**Work item**
Report every line in the listing below where the string "based" shows up.

─── Exercise data

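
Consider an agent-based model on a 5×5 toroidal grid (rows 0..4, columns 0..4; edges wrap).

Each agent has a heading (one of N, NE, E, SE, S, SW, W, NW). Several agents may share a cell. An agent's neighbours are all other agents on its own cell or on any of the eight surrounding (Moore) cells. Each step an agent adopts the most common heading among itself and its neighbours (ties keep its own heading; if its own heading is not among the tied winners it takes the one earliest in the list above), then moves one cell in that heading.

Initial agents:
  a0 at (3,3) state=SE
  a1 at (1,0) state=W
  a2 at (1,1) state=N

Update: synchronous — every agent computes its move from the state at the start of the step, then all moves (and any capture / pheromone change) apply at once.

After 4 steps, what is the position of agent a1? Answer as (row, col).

t=1: a0@(4,4):SE a1@(1,4):W a2@(0,1):N
t=2: a0@(0,0):SE a1@(1,3):W a2@(4,1):N
t=3: a0@(1,1):SE a1@(1,2):W a2@(3,1):N
t=4: a0@(2,2):SE a1@(1,1):W a2@(2,1):N

(1, 1)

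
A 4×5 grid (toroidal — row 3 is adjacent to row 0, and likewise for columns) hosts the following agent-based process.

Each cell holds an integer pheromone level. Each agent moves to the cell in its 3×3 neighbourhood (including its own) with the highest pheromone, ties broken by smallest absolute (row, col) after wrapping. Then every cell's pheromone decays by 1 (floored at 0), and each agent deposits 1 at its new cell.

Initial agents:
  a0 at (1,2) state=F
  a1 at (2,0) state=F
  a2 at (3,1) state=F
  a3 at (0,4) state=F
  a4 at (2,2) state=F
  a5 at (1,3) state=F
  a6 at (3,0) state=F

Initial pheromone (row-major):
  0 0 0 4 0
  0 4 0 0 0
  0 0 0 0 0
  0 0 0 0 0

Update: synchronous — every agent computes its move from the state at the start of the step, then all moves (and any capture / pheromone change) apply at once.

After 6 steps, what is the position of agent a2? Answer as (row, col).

(1, 1)

t=1: a0@(0,3) a1@(1,1) a2@(0,0) a3@(0,3) a4@(1,1) a5@(0,3) a6@(0,0) | pheromone: 2 0 0 6 0 / 0 5 0 0 0 / 0 0 0 0 0 / 0 0 0 0 0
t=2: a0@(0,3) a1@(1,1) a2@(1,1) a3@(0,3) a4@(1,1) a5@(0,3) a6@(1,1) | pheromone: 1 0 0 8 0 / 0 8 0 0 0 / 0 0 0 0 0 / 0 0 0 0 0
t=3: a0@(0,3) a1@(1,1) a2@(1,1) a3@(0,3) a4@(1,1) a5@(0,3) a6@(1,1) | pheromone: 0 0 0 10 0 / 0 11 0 0 0 / 0 0 0 0 0 / 0 0 0 0 0
t=4: a0@(0,3) a1@(1,1) a2@(1,1) a3@(0,3) a4@(1,1) a5@(0,3) a6@(1,1) | pheromone: 0 0 0 12 0 / 0 14 0 0 0 / 0 0 0 0 0 / 0 0 0 0 0
t=5: a0@(0,3) a1@(1,1) a2@(1,1) a3@(0,3) a4@(1,1) a5@(0,3) a6@(1,1) | pheromone: 0 0 0 14 0 / 0 17 0 0 0 / 0 0 0 0 0 / 0 0 0 0 0
t=6: a0@(0,3) a1@(1,1) a2@(1,1) a3@(0,3) a4@(1,1) a5@(0,3) a6@(1,1) | pheromone: 0 0 0 16 0 / 0 20 0 0 0 / 0 0 0 0 0 / 0 0 0 0 0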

──────

**The answer**
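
Consider an agent-based model on a 5×5 toroidal grid (rows 0..4, columns 0..4; edges wrap).
A 4×5 grid (toroidal — row 3 is adjacent to row 0, and likewise for columns) hosts the following agent-based process.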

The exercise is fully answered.